What the task asks
The answer must consist of each line below that contains the word "finite", copied in full.

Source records
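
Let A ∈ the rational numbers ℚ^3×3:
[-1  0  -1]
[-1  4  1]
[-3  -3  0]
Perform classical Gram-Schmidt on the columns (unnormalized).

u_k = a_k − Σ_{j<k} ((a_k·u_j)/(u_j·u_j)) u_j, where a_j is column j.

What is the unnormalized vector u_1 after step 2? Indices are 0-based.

u_1 = (5/11, 49/11, -18/11)

Step 1: u_0 = a_0 = (-1, -1, -3).
Step 2: u_1 = a_1 − (5/11)·u_0 = (5/11, 49/11, -18/11).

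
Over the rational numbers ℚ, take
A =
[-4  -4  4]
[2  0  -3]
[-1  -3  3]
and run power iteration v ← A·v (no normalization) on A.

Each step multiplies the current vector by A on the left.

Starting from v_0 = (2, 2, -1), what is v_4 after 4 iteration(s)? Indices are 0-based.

v_0 = (2, 2, -1).
v_1 = A·v_0 = (-20, 7, -11).
v_2 = A·v_1 = (8, -7, -34).
v_3 = A·v_2 = (-140, 118, -89).
v_4 = A·v_3 = (-268, -13, -481).

v_4 = (-268, -13, -481)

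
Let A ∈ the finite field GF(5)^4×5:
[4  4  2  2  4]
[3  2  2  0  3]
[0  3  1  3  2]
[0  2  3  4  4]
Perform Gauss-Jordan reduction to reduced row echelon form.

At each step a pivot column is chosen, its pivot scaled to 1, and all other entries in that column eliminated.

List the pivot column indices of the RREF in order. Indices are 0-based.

pivot columns: 0, 1, 2, 3

[1] R0 /= 4  ⇒  (1, 1, 3, 3, 1)
     R1 -= 3·R0  ⇒  (0, 4, 3, 1, 0)
[2] R1 /= 4  ⇒  (0, 1, 2, 4, 0)
     R0 -= 1·R1  ⇒  (1, 0, 1, 4, 1)
     R2 -= 3·R1  ⇒  (0, 0, 0, 1, 2)
     R3 -= 2·R1  ⇒  (0, 0, 4, 1, 4)
[3] R2 <-> R3
[3] R2 /= 4  ⇒  (0, 0, 1, 4, 1)
     R0 -= 1·R2  ⇒  (1, 0, 0, 0, 0)
     R1 -= 2·R2  ⇒  (0, 1, 0, 1, 3)
[4] R3 /= 1  ⇒  (0, 0, 0, 1, 2)
     R1 -= 1·R3  ⇒  (0, 1, 0, 0, 1)
     R2 -= 4·R3  ⇒  (0, 0, 1, 0, 3)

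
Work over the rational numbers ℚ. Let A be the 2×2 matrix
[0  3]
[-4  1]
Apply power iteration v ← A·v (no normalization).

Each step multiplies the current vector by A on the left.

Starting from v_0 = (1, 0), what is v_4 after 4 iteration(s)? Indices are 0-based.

v_4 = (132, 92)

v_0 = (1, 0).
v_1 = A·v_0 = (0, -4).
v_2 = A·v_1 = (-12, -4).
v_3 = A·v_2 = (-12, 44).
v_4 = A·v_3 = (132, 92).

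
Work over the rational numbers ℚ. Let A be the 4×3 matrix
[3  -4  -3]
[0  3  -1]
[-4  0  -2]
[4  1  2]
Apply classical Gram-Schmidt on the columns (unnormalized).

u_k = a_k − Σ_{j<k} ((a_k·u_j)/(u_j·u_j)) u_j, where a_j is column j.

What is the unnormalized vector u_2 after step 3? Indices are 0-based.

Step 1: u_0 = a_0 = (3, 0, -4, 4).
Step 2: u_1 = a_1 − (-8/41)·u_0 = (-140/41, 3, -32/41, 73/41).
Step 3: u_2 = a_2 − (7/41)·u_0 − (169/334)·u_1 = (-298/167, -841/334, -154/167, 139/334).

u_2 = (-298/167, -841/334, -154/167, 139/334)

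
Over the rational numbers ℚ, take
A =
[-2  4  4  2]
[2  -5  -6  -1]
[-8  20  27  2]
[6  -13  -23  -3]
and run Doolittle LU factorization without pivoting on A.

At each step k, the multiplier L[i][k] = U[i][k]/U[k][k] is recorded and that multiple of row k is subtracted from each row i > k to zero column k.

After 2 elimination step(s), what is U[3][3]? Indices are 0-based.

U[3][3] = 2

k=0: U[0][0]=-2
  eliminate (1,0): mult=-1, new row 1: (0, -1, -2, 1); set L[1][0]=-1
  eliminate (2,0): mult=4, new row 2: (0, 4, 11, -6); set L[2][0]=4
  eliminate (3,0): mult=-3, new row 3: (0, -1, -11, 3); set L[3][0]=-3
k=1: U[1][1]=-1
  eliminate (2,1): mult=-4, new row 2: (0, 0, 3, -2); set L[2][1]=-4
  eliminate (3,1): mult=1, new row 3: (0, 0, -9, 2); set L[3][1]=1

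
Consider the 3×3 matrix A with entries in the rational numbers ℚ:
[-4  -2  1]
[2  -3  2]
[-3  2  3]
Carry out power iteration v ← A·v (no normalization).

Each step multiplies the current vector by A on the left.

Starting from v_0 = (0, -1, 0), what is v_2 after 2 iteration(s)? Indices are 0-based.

v_2 = (-16, -9, -6)

v_0 = (0, -1, 0).
v_1 = A·v_0 = (2, 3, -2).
v_2 = A·v_1 = (-16, -9, -6).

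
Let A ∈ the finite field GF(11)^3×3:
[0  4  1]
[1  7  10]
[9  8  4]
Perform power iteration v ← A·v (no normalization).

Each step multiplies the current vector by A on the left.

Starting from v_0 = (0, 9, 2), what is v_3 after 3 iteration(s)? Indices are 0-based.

v_0 = (0, 9, 2).
v_1 = A·v_0 = (5, 6, 3).
v_2 = A·v_1 = (5, 0, 6).
v_3 = A·v_2 = (6, 10, 3).

v_3 = (6, 10, 3)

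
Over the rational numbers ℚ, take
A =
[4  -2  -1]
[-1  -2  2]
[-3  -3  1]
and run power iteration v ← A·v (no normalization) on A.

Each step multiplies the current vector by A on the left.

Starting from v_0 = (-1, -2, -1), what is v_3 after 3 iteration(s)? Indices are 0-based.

v_0 = (-1, -2, -1).
v_1 = A·v_0 = (1, 3, 8).
v_2 = A·v_1 = (-10, 9, -4).
v_3 = A·v_2 = (-54, -16, -1).

v_3 = (-54, -16, -1)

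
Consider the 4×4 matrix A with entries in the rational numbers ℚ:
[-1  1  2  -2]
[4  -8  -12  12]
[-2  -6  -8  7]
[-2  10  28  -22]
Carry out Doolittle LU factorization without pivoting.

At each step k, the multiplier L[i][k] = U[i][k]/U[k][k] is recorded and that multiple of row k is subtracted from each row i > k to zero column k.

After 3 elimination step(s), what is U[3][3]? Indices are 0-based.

k=0: U[0][0]=-1
  eliminate (1,0): mult=-4, new row 1: (0, -4, -4, 4); set L[1][0]=-4
  eliminate (2,0): mult=2, new row 2: (0, -8, -12, 11); set L[2][0]=2
  eliminate (3,0): mult=2, new row 3: (0, 8, 24, -18); set L[3][0]=2
k=1: U[1][1]=-4
  eliminate (2,1): mult=2, new row 2: (0, 0, -4, 3); set L[2][1]=2
  eliminate (3,1): mult=-2, new row 3: (0, 0, 16, -10); set L[3][1]=-2
k=2: U[2][2]=-4
  eliminate (3,2): mult=-4, new row 3: (0, 0, 0, 2); set L[3][2]=-4

U[3][3] = 2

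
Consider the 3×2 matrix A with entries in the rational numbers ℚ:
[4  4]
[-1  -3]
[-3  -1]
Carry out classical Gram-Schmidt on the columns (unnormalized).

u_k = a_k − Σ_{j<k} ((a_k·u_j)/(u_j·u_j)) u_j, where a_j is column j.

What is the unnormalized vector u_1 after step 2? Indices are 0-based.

Step 1: u_0 = a_0 = (4, -1, -3).
Step 2: u_1 = a_1 − (11/13)·u_0 = (8/13, -28/13, 20/13).

u_1 = (8/13, -28/13, 20/13)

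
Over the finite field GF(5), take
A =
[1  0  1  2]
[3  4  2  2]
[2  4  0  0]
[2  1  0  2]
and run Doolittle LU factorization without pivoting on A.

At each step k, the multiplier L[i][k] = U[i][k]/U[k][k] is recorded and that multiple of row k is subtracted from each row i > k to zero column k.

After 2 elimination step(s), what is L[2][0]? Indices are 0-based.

L[2][0] = 2

k=0: U[0][0]=1
  eliminate (1,0): mult=3, new row 1: (0, 4, 4, 1); set L[1][0]=3
  eliminate (2,0): mult=2, new row 2: (0, 4, 3, 1); set L[2][0]=2
  eliminate (3,0): mult=2, new row 3: (0, 1, 3, 3); set L[3][0]=2
k=1: U[1][1]=4
  eliminate (2,1): mult=1, new row 2: (0, 0, 4, 0); set L[2][1]=1
  eliminate (3,1): mult=4, new row 3: (0, 0, 2, 4); set L[3][1]=4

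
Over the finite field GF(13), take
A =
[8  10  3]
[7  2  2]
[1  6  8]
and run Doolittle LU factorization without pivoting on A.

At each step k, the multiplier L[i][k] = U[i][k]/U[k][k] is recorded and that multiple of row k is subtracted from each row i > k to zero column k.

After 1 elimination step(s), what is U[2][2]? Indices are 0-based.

[col 0] pivot 8
  R1 -= 9*R0 → (0, 3, 1)  (L[1][0] := 9)
  R2 -= 5*R0 → (0, 8, 6)  (L[2][0] := 5)

U[2][2] = 6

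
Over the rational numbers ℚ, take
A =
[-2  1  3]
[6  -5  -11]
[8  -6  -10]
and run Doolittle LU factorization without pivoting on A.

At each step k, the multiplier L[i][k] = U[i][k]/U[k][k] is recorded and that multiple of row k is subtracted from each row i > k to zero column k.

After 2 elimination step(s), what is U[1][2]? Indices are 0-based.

Step 1: pivot at (0,0) is -2.
  row1 ← row1 − (-3)·row0  ⇒  L[1][0]=-3, U row1=(0, -2, -2)
  row2 ← row2 − (-4)·row0  ⇒  L[2][0]=-4, U row2=(0, -2, 2)
Step 2: pivot at (1,1) is -2.
  row2 ← row2 − (1)·row1  ⇒  L[2][1]=1, U row2=(0, 0, 4)

U[1][2] = -2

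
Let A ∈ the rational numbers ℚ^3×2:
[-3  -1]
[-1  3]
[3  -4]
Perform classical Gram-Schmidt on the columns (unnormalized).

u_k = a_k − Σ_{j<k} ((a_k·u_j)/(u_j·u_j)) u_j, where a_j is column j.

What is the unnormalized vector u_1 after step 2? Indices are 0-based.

u_1 = (-55/19, 45/19, -40/19)

Step 1: u_0 = a_0 = (-3, -1, 3).
Step 2: u_1 = a_1 − (-12/19)·u_0 = (-55/19, 45/19, -40/19).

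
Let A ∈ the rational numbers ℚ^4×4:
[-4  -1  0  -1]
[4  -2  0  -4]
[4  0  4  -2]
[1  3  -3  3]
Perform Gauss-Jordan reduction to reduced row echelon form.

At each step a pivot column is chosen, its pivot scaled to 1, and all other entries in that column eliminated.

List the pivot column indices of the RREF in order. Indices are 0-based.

pivot columns: 0, 1, 2, 3

[1] R0 /= -4  ⇒  (1, 1/4, 0, 1/4)
     R1 -= 4·R0  ⇒  (0, -3, 0, -5)
     R2 -= 4·R0  ⇒  (0, -1, 4, -3)
     R3 -= 1·R0  ⇒  (0, 11/4, -3, 11/4)
[2] R1 /= -3  ⇒  (0, 1, 0, 5/3)
     R0 -= 1/4·R1  ⇒  (1, 0, 0, -1/6)
     R2 -= -1·R1  ⇒  (0, 0, 4, -4/3)
     R3 -= 11/4·R1  ⇒  (0, 0, -3, -11/6)
[3] R2 /= 4  ⇒  (0, 0, 1, -1/3)
     R3 -= -3·R2  ⇒  (0, 0, 0, -17/6)
[4] R3 /= -17/6  ⇒  (0, 0, 0, 1)
     R0 -= -1/6·R3  ⇒  (1, 0, 0, 0)
     R1 -= 5/3·R3  ⇒  (0, 1, 0, 0)
     R2 -= -1/3·R3  ⇒  (0, 0, 1, 0)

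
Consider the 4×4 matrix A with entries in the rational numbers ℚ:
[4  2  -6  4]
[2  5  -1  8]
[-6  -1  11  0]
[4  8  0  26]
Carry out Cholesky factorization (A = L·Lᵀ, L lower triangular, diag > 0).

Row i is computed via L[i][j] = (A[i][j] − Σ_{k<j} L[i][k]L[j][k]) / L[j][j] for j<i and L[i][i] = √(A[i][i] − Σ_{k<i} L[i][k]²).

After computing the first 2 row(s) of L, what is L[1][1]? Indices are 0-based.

L[1][1] = 2

Step 1: L[0][0] = √(4) = 2.
  L[1][0] = (2) / L[0][0] = 1.
Step 2: L[1][1] = √(4) = 2.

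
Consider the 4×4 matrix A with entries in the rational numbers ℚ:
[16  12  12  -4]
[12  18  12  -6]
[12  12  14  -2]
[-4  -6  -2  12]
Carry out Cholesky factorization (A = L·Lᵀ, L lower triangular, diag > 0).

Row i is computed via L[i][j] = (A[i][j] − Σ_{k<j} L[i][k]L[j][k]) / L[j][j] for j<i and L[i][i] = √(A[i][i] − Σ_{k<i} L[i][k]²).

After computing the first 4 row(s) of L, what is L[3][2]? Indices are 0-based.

L[3][2] = 1

Step 1: L[0][0] = √(16) = 4.
  L[1][0] = (12) / L[0][0] = 3.
Step 2: L[1][1] = √(9) = 3.
  L[2][0] = (12) / L[0][0] = 3.
  L[2][1] = (3) / L[1][1] = 1.
Step 3: L[2][2] = √(4) = 2.
  L[3][0] = (-4) / L[0][0] = -1.
  L[3][1] = (-3) / L[1][1] = -1.
  L[3][2] = (2) / L[2][2] = 1.
Step 4: L[3][3] = √(9) = 3.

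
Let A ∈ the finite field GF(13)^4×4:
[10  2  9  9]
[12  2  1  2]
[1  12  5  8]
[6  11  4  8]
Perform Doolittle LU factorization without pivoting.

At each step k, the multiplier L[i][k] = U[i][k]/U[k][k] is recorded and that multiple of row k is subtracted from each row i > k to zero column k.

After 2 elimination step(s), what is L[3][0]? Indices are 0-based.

L[3][0] = 11

k=0: U[0][0]=10
  eliminate (1,0): mult=9, new row 1: (0, 10, 11, 12); set L[1][0]=9
  eliminate (2,0): mult=4, new row 2: (0, 4, 8, 11); set L[2][0]=4
  eliminate (3,0): mult=11, new row 3: (0, 2, 9, 0); set L[3][0]=11
k=1: U[1][1]=10
  eliminate (2,1): mult=3, new row 2: (0, 0, 1, 1); set L[2][1]=3
  eliminate (3,1): mult=8, new row 3: (0, 0, 12, 8); set L[3][1]=8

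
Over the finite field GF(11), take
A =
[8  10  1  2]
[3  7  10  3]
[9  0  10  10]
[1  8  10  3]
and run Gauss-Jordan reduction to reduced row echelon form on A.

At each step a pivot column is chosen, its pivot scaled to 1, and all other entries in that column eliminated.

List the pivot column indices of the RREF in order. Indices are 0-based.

[1] R0 /= 8  ⇒  (1, 4, 7, 3)
     R1 -= 3·R0  ⇒  (0, 6, 0, 5)
     R2 -= 9·R0  ⇒  (0, 8, 2, 5)
     R3 -= 1·R0  ⇒  (0, 4, 3, 0)
[2] R1 /= 6  ⇒  (0, 1, 0, 10)
     R0 -= 4·R1  ⇒  (1, 0, 7, 7)
     R2 -= 8·R1  ⇒  (0, 0, 2, 2)
     R3 -= 4·R1  ⇒  (0, 0, 3, 4)
[3] R2 /= 2  ⇒  (0, 0, 1, 1)
     R0 -= 7·R2  ⇒  (1, 0, 0, 0)
     R3 -= 3·R2  ⇒  (0, 0, 0, 1)
[4] R3 /= 1  ⇒  (0, 0, 0, 1)
     R1 -= 10·R3  ⇒  (0, 1, 0, 0)
     R2 -= 1·R3  ⇒  (0, 0, 1, 0)

pivot columns: 0, 1, 2, 3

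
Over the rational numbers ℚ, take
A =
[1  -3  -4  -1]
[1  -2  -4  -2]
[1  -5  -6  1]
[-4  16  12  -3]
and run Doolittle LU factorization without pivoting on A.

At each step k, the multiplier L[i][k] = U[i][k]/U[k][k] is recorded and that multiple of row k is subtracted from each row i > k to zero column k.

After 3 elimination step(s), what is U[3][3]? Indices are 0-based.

U[3][3] = -3

k=0: U[0][0]=1
  eliminate (1,0): mult=1, new row 1: (0, 1, 0, -1); set L[1][0]=1
  eliminate (2,0): mult=1, new row 2: (0, -2, -2, 2); set L[2][0]=1
  eliminate (3,0): mult=-4, new row 3: (0, 4, -4, -7); set L[3][0]=-4
k=1: U[1][1]=1
  eliminate (2,1): mult=-2, new row 2: (0, 0, -2, 0); set L[2][1]=-2
  eliminate (3,1): mult=4, new row 3: (0, 0, -4, -3); set L[3][1]=4
k=2: U[2][2]=-2
  eliminate (3,2): mult=2, new row 3: (0, 0, 0, -3); set L[3][2]=2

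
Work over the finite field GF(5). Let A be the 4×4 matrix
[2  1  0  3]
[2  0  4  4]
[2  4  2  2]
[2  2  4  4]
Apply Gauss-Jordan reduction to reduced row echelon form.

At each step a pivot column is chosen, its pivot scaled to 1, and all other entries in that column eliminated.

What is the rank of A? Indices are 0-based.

rank = 4

pivot(0,0)=2: scale R0 → (1, 3, 0, 4)
  clear (1,0): R1 −= (2)R0 → (0, 4, 4, 1)
  clear (2,0): R2 −= (2)R0 → (0, 3, 2, 4)
  clear (3,0): R3 −= (2)R0 → (0, 1, 4, 1)
pivot(1,1)=4: scale R1 → (0, 1, 1, 4)
  clear (0,1): R0 −= (3)R1 → (1, 0, 2, 2)
  clear (2,1): R2 −= (3)R1 → (0, 0, 4, 2)
  clear (3,1): R3 −= (1)R1 → (0, 0, 3, 2)
pivot(2,2)=4: scale R2 → (0, 0, 1, 3)
  clear (0,2): R0 −= (2)R2 → (1, 0, 0, 1)
  clear (1,2): R1 −= (1)R2 → (0, 1, 0, 1)
  clear (3,2): R3 −= (3)R2 → (0, 0, 0, 3)
pivot(3,3)=3: scale R3 → (0, 0, 0, 1)
  clear (0,3): R0 −= (1)R3 → (1, 0, 0, 0)
  clear (1,3): R1 −= (1)R3 → (0, 1, 0, 0)
  clear (2,3): R2 −= (3)R3 → (0, 0, 1, 0)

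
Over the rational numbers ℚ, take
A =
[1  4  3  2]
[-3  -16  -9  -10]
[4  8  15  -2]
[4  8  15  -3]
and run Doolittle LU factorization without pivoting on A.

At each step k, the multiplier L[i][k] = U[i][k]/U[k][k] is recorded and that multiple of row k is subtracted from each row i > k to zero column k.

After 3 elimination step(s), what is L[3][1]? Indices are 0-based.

[col 0] pivot 1
  R1 -= -3*R0 → (0, -4, 0, -4)  (L[1][0] := -3)
  R2 -= 4*R0 → (0, -8, 3, -10)  (L[2][0] := 4)
  R3 -= 4*R0 → (0, -8, 3, -11)  (L[3][0] := 4)
[col 1] pivot -4
  R2 -= 2*R1 → (0, 0, 3, -2)  (L[2][1] := 2)
  R3 -= 2*R1 → (0, 0, 3, -3)  (L[3][1] := 2)
[col 2] pivot 3
  R3 -= 1*R2 → (0, 0, 0, -1)  (L[3][2] := 1)

L[3][1] = 2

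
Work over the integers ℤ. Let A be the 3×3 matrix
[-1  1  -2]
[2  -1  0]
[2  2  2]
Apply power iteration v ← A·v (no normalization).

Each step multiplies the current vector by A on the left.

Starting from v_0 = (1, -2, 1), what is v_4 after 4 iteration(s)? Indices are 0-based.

v_0 = (1, -2, 1).
v_1 = A·v_0 = (-5, 4, 0).
v_2 = A·v_1 = (9, -14, -2).
v_3 = A·v_2 = (-19, 32, -14).
v_4 = A·v_3 = (79, -70, -2).

v_4 = (79, -70, -2)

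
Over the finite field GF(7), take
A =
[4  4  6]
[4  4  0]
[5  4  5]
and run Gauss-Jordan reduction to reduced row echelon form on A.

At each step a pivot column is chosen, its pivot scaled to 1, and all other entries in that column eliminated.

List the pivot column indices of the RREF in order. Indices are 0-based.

pivot(0,0)=4: scale R0 → (1, 1, 5)
  clear (1,0): R1 −= (4)R0 → (0, 0, 1)
  clear (2,0): R2 −= (5)R0 → (0, 6, 1)
pivot(1,1): swap R1↔R2
pivot(1,1)=6: scale R1 → (0, 1, 6)
  clear (0,1): R0 −= (1)R1 → (1, 0, 6)
pivot(2,2)=1: scale R2 → (0, 0, 1)
  clear (0,2): R0 −= (6)R2 → (1, 0, 0)
  clear (1,2): R1 −= (6)R2 → (0, 1, 0)

pivot columns: 0, 1, 2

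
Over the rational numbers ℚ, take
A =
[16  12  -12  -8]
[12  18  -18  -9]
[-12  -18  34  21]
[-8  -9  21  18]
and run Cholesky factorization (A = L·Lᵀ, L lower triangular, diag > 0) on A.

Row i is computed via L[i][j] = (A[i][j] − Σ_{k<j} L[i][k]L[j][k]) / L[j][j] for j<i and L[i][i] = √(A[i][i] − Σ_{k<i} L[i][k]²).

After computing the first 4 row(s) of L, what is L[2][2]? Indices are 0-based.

Step 1: L[0][0] = √(16) = 4.
  L[1][0] = (12) / L[0][0] = 3.
Step 2: L[1][1] = √(9) = 3.
  L[2][0] = (-12) / L[0][0] = -3.
  L[2][1] = (-9) / L[1][1] = -3.
Step 3: L[2][2] = √(16) = 4.
  L[3][0] = (-8) / L[0][0] = -2.
  L[3][1] = (-3) / L[1][1] = -1.
  L[3][2] = (12) / L[2][2] = 3.
Step 4: L[3][3] = √(4) = 2.

L[2][2] = 4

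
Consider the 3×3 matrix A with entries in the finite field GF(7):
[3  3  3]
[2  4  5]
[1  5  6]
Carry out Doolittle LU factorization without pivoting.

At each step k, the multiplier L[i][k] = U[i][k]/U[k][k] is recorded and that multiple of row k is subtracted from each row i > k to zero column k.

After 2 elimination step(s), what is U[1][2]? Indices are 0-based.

Step 1: pivot at (0,0) is 3.
  row1 ← row1 − (3)·row0  ⇒  L[1][0]=3, U row1=(0, 2, 3)
  row2 ← row2 − (5)·row0  ⇒  L[2][0]=5, U row2=(0, 4, 5)
Step 2: pivot at (1,1) is 2.
  row2 ← row2 − (2)·row1  ⇒  L[2][1]=2, U row2=(0, 0, 6)

U[1][2] = 3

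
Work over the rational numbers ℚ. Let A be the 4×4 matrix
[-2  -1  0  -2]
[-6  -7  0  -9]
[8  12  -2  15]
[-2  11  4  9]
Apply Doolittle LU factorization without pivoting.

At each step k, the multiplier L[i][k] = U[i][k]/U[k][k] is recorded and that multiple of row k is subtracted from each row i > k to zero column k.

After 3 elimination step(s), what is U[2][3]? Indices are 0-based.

k=0: U[0][0]=-2
  eliminate (1,0): mult=3, new row 1: (0, -4, 0, -3); set L[1][0]=3
  eliminate (2,0): mult=-4, new row 2: (0, 8, -2, 7); set L[2][0]=-4
  eliminate (3,0): mult=1, new row 3: (0, 12, 4, 11); set L[3][0]=1
k=1: U[1][1]=-4
  eliminate (2,1): mult=-2, new row 2: (0, 0, -2, 1); set L[2][1]=-2
  eliminate (3,1): mult=-3, new row 3: (0, 0, 4, 2); set L[3][1]=-3
k=2: U[2][2]=-2
  eliminate (3,2): mult=-2, new row 3: (0, 0, 0, 4); set L[3][2]=-2

U[2][3] = 1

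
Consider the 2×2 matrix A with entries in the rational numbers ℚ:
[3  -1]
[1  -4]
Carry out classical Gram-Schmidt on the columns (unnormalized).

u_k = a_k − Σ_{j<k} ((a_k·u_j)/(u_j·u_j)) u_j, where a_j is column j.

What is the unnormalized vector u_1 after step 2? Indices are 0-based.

Step 1: u_0 = a_0 = (3, 1).
Step 2: u_1 = a_1 − (-7/10)·u_0 = (11/10, -33/10).

u_1 = (11/10, -33/10)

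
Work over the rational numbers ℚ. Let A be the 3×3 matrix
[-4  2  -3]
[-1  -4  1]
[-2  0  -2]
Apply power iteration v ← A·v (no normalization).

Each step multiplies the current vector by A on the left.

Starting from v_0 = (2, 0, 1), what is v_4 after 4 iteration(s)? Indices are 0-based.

v_4 = (1736, 384, 1024)

v_0 = (2, 0, 1).
v_1 = A·v_0 = (-11, -1, -6).
v_2 = A·v_1 = (60, 9, 34).
v_3 = A·v_2 = (-324, -62, -188).
v_4 = A·v_3 = (1736, 384, 1024).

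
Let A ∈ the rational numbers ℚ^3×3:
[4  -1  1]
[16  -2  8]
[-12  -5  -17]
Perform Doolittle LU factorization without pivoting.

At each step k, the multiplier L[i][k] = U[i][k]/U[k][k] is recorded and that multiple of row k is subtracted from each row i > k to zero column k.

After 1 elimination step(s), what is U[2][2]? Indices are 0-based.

k=0: U[0][0]=4
  eliminate (1,0): mult=4, new row 1: (0, 2, 4); set L[1][0]=4
  eliminate (2,0): mult=-3, new row 2: (0, -8, -14); set L[2][0]=-3

U[2][2] = -14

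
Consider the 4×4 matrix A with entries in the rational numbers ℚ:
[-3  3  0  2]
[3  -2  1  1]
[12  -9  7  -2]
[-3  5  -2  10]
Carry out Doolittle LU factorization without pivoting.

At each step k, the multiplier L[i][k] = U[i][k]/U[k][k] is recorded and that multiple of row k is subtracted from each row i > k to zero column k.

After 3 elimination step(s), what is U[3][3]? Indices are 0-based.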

Answer space
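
Let A ∈ the finite field GF(5)^4×5:
Let A ∈ the finite field GF(11)^3×3:
Over the finite field GF(5), take
Over the finite field GF(13), take
Let A ∈ the finite field GF(13)^4×4:
Over the finite field GF(11), take
Work over the finite field GF(5). Let A be the 4×4 matrix
Over the finite field GF(7), take
Consider the 3×3 matrix A with entries in the finite field GF(7):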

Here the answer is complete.